**What is being asked**
Set all the entries down again, unaltered.

BEGIN Provided records

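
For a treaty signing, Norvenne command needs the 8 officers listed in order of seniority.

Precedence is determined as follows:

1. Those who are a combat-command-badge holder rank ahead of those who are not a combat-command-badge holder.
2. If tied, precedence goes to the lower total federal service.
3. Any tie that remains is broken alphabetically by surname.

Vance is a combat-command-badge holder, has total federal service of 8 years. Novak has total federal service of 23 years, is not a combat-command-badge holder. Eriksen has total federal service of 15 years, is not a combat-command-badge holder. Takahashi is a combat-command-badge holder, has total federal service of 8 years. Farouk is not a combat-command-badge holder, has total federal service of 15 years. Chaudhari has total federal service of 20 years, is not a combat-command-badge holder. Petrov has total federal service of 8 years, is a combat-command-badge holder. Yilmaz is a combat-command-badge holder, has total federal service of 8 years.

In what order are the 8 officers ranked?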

END Provided records

**Exercise result**
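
For a treaty signing, Norvenne command needs the 8 officers listed in order of seniority.

Precedence is determined as follows:

1. Those who are a combat-command-badge holder rank ahead of those who are not a combat-command-badge holder.
2. If tied, precedence goes to the lower total federal service.
3. Any tie that remains is broken alphabetically by surname.

Vance is a combat-command-badge holder, has total federal service of 8 years. Novak has total federal service of 23 years, is not a combat-command-badge holder. Eriksen has total federal service of 15 years, is not a combat-command-badge holder. Takahashi is a combat-command-badge holder, has total federal service of 8 years. Farouk is not a combat-command-badge holder, has total federal service of 15 years. Chaudhari has total federal service of 20 years, is not a combat-command-badge holder. Petrov has total federal service of 8 years, is a combat-command-badge holder. Yilmaz is a combat-command-badge holder, has total federal service of 8 years.

In what order are the 8 officers ranked?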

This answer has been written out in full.